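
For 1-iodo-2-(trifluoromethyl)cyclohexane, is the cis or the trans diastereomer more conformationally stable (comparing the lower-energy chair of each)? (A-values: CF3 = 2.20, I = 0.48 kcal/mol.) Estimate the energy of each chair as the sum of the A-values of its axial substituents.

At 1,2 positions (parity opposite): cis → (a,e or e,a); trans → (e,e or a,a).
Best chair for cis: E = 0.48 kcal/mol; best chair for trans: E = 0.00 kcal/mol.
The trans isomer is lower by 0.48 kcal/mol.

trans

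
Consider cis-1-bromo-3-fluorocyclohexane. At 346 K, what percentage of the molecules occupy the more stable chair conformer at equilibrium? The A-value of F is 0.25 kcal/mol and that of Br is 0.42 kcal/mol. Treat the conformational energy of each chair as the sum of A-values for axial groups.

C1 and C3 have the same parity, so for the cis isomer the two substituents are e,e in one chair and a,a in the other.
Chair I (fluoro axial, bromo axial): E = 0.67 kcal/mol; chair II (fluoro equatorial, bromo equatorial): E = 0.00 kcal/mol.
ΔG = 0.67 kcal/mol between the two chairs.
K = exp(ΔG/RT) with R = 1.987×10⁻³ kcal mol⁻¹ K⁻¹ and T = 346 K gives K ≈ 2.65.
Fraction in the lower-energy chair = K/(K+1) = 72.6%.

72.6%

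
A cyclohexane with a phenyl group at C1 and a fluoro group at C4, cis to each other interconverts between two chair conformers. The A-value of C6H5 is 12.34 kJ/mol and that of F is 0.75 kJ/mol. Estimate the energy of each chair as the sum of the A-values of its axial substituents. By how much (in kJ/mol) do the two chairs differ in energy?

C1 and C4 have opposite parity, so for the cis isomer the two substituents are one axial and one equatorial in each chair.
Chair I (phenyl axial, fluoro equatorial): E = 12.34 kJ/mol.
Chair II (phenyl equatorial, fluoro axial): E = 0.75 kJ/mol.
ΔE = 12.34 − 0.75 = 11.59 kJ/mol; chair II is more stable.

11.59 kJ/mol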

§ TO DO: Repeat the material in full. Change nothing.

§ WRITTEN REPLY:
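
For 1-iodo-2-(trifluoromethyl)cyclohexane, is the cis or the trans diastereomer more conformationally stable (comparing the lower-energy chair of each)? (A-values: CF3 = 2.20, I = 0.48 kcal/mol.) Estimate the energy of each chair as the sum of the A-values of its axial substituents.

At 1,2 positions (parity opposite): cis → (a,e or e,a); trans → (e,e or a,a).
Best chair for cis: E = 0.48 kcal/mol; best chair for trans: E = 0.00 kcal/mol.
The trans isomer is lower by 0.48 kcal/mol.

trans

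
Consider cis-1-bromo-3-fluorocyclohexane. At 346 K, what percentage of the molecules occupy the more stable chair conformer at equilibrium? The A-value of F is 0.25 kcal/mol and that of Br is 0.42 kcal/mol. Treat the conformational energy of each chair as the sum of A-values for axial groups.

C1 and C3 have the same parity, so for the cis isomer the two substituents are e,e in one chair and a,a in the other.
Chair I (fluoro axial, bromo axial): E = 0.67 kcal/mol; chair II (fluoro equatorial, bromo equatorial): E = 0.00 kcal/mol.
ΔG = 0.67 kcal/mol between the two chairs.
K = exp(ΔG/RT) with R = 1.987×10⁻³ kcal mol⁻¹ K⁻¹ and T = 346 K gives K ≈ 2.65.
Fraction in the lower-energy chair = K/(K+1) = 72.6%.

72.6%

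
A cyclohexane with a phenyl group at C1 and a fluoro group at C4, cis to each other interconverts between two chair conformers. The A-value of C6H5 is 12.34 kJ/mol and that of F is 0.75 kJ/mol. Estimate the energy of each chair as the sum of the A-values of its axial substituents. By how much (in kJ/mol) do the two chairs differ in energy?

C1 and C4 have opposite parity, so for the cis isomer the two substituents are one axial and one equatorial in each chair.
Chair I (phenyl axial, fluoro equatorial): E = 12.34 kJ/mol.
Chair II (phenyl equatorial, fluoro axial): E = 0.75 kJ/mol.
ΔE = 12.34 − 0.75 = 11.59 kJ/mol; chair II is more stable.

11.59 kJ/mol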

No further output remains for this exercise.